**TASK DIRECTIONS:** The entries below hold a line with "D1: Gauss code: O3+" and a line with "D3: Gauss code: O3+". Return those lines and all that lie between them, exactly and only.

Segment Start: PROVIDED MATERIAL

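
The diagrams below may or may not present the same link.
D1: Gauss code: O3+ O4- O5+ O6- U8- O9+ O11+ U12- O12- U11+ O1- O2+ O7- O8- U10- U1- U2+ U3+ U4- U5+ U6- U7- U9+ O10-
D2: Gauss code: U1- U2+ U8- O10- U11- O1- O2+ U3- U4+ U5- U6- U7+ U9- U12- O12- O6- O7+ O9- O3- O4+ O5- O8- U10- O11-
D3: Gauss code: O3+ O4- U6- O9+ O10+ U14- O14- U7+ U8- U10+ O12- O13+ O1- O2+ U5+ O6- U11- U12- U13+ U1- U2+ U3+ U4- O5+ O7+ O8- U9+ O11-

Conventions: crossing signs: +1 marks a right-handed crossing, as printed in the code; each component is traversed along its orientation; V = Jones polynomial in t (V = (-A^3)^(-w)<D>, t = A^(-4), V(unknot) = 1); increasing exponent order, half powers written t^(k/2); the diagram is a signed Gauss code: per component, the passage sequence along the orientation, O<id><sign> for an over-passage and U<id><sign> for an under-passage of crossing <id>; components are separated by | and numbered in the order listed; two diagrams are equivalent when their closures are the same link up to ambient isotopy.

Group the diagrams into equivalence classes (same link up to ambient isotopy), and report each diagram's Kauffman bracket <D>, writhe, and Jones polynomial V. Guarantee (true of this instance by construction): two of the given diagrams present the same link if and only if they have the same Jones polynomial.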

Segment End: PROVIDED MATERIAL

**FINAL ANSWER:**
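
D1: Gauss code: O3+ O4- O5+ O6- U8- O9+ O11+ U12- O12- U11+ O1- O2+ O7- O8- U10- U1- U2+ U3+ U4- U5+ U6- U7- U9+ O10-
D2: Gauss code: U1- U2+ U8- O10- U11- O1- O2+ U3- U4+ U5- U6- U7+ U9- U12- O12- O6- O7+ O9- O3- O4+ O5- O8- U10- O11-
D3: Gauss code: O3+ O4- U6- O9+ O10+ U14- O14- U7+ U8- U10+ O12- O13+ O1- O2+ U5+ O6- U11- U12- U13+ U1- U2+ U3+ U4- O5+ O7+ O8- U9+ O11-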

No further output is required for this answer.